WORK INSTRUCTIONS
Find the word "establish" in the material below and gather every line that contains it.

DATA EXCERPTS
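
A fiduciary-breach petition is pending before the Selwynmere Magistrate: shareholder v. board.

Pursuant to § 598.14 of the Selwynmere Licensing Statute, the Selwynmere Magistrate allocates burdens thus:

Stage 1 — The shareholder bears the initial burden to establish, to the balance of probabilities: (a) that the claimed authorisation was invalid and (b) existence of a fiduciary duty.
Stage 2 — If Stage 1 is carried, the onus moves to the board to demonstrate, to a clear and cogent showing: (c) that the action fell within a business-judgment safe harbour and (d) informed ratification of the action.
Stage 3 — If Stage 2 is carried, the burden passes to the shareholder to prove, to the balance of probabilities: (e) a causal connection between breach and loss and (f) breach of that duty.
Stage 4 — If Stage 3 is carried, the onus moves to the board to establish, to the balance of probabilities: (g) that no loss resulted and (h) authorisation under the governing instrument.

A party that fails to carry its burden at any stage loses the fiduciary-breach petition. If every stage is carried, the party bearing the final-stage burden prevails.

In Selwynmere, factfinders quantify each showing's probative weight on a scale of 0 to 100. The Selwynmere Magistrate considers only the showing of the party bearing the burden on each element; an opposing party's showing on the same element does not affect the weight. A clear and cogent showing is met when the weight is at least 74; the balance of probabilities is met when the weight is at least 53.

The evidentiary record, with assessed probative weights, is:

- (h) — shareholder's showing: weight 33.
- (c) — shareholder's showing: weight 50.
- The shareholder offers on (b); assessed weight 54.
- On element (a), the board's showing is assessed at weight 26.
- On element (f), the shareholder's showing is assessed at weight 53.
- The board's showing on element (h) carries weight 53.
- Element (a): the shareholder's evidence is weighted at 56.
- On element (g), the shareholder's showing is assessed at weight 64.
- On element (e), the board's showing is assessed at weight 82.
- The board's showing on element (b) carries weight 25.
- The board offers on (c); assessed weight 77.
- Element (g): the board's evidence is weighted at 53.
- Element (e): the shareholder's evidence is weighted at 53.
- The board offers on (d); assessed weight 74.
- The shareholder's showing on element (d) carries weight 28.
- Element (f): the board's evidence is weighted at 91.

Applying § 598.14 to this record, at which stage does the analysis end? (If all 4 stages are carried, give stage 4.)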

WRITTEN RESPONSE
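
Stage 1 — The shareholder bears the initial burden to establish, to the balance of probabilities: (a) that the claimed authorisation was invalid and (b) existence of a fiduciary duty.
Stage 4 — If Stage 3 is carried, the onus moves to the board to establish, to the balance of probabilities: (g) that no loss resulted and (h) authorisation under the governing instrument.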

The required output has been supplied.